# Given records:
# # #
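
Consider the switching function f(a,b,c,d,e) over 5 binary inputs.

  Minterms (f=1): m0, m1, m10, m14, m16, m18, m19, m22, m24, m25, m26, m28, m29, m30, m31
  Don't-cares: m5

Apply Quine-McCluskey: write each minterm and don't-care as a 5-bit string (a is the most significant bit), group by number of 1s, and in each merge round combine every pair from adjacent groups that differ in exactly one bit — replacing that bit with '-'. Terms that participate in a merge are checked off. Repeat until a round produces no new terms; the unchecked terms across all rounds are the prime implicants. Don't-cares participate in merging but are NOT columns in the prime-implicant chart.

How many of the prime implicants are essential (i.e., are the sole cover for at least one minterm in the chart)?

5

[col 0] 00000*, 00001*, 00101*, 01010*, 01110*, 10000*, 10010*, 10011*, 10110*, 11000*, 11001*, 11010*, 11100*, 11101*, 11110*, 11111*
[col 1] -0000, -1010*, -1110*, 00-01, 0000-, 01-10*, 1-000*, 1-010*, 1-110*, 10-10*, 100-0*, 1001-, 11-00*, 11-01*, 11-10*, 110-0*, 1100-*, 111-0*, 111-1*, 1110-*, 1111-*
[col 2] -1-10, 1--10, 1-0-0, 11--0, 11-0-, 111--
Prime implicants: -0000, -1-10, 00-01, 0000-, 1--10, 1-0-0, 1001-, 11--0, 11-0-, 111--
PI chart (minterm → PIs covering it):
  0 | -0000,0000-
  1 | 00-01,0000-
  10 | -1-10  (sole → essential)
  14 | -1-10  (sole → essential)
  16 | -0000,1-0-0
  18 | 1--10,1-0-0,1001-
  19 | 1001-  (sole → essential)
  22 | 1--10  (sole → essential)
  24 | 1-0-0,11--0,11-0-
  25 | 11-0-  (sole → essential)
  26 | -1-10,1--10,1-0-0,11--0
  28 | 11--0,11-0-,111--
  29 | 11-0-,111--
  30 | -1-10,1--10,11--0,111--
  31 | 111--  (sole → essential)
Essential prime implicants: -1-10, 1--10, 1001-, 11-0-, 111--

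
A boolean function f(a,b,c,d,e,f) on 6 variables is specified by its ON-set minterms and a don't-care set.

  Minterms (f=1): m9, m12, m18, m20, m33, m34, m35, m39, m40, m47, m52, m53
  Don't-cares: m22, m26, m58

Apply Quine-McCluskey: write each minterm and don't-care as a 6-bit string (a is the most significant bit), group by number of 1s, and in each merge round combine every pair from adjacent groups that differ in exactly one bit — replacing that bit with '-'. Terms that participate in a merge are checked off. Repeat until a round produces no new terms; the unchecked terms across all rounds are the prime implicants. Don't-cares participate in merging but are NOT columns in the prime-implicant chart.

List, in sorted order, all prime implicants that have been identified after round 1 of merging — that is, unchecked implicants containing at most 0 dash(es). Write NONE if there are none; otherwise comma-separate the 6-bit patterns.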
# # #
# Task brief:
Transcribe the entire listing above exactly.

# Response to the exercise:
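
Consider the switching function f(a,b,c,d,e) over 5 binary inputs.

  Minterms (f=1): m0, m1, m10, m14, m16, m18, m19, m22, m24, m25, m26, m28, m29, m30, m31
  Don't-cares: m5

Apply Quine-McCluskey: write each minterm and don't-care as a 5-bit string (a is the most significant bit), group by number of 1s, and in each merge round combine every pair from adjacent groups that differ in exactly one bit — replacing that bit with '-'. Terms that participate in a merge are checked off. Repeat until a round produces no new terms; the unchecked terms across all rounds are the prime implicants. Don't-cares participate in merging but are NOT columns in the prime-implicant chart.

How many of the prime implicants are essential (i.e., are the sole cover for at least one minterm in the chart)?

5

[col 0] 00000*, 00001*, 00101*, 01010*, 01110*, 10000*, 10010*, 10011*, 10110*, 11000*, 11001*, 11010*, 11100*, 11101*, 11110*, 11111*
[col 1] -0000, -1010*, -1110*, 00-01, 0000-, 01-10*, 1-000*, 1-010*, 1-110*, 10-10*, 100-0*, 1001-, 11-00*, 11-01*, 11-10*, 110-0*, 1100-*, 111-0*, 111-1*, 1110-*, 1111-*
[col 2] -1-10, 1--10, 1-0-0, 11--0, 11-0-, 111--
Prime implicants: -0000, -1-10, 00-01, 0000-, 1--10, 1-0-0, 1001-, 11--0, 11-0-, 111--
PI chart (minterm → PIs covering it):
  0 | -0000,0000-
  1 | 00-01,0000-
  10 | -1-10  (sole → essential)
  14 | -1-10  (sole → essential)
  16 | -0000,1-0-0
  18 | 1--10,1-0-0,1001-
  19 | 1001-  (sole → essential)
  22 | 1--10  (sole → essential)
  24 | 1-0-0,11--0,11-0-
  25 | 11-0-  (sole → essential)
  26 | -1-10,1--10,1-0-0,11--0
  28 | 11--0,11-0-,111--
  29 | 11-0-,111--
  30 | -1-10,1--10,11--0,111--
  31 | 111--  (sole → essential)
Essential prime implicants: -1-10, 1--10, 1001-, 11-0-, 111--

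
A boolean function f(a,b,c,d,e,f) on 6 variables is specified by its ON-set minterms and a don't-care set.

  Minterms (f=1): m9, m12, m18, m20, m33, m34, m35, m39, m40, m47, m52, m53
  Don't-cares: m22, m26, m58

Apply Quine-McCluskey: write each minterm and don't-care as a 6-bit string (a is the most significant bit), group by number of 1s, and in each merge round combine every pair from adjacent groups that differ in exactly one bit — replacing that bit with '-'. Terms that participate in a merge are checked off. Repeat until a round produces no new terms; the unchecked terms across all rounds are the prime implicants. Don't-cares participate in merging but are NOT columns in the prime-implicant chart.

List, in sorted order, all prime implicants that have been identified after round 1 of merging — that is, unchecked implicants containing at most 0 dash(es). Write NONE if there are none; otherwise comma-separate the 6-bit patterns.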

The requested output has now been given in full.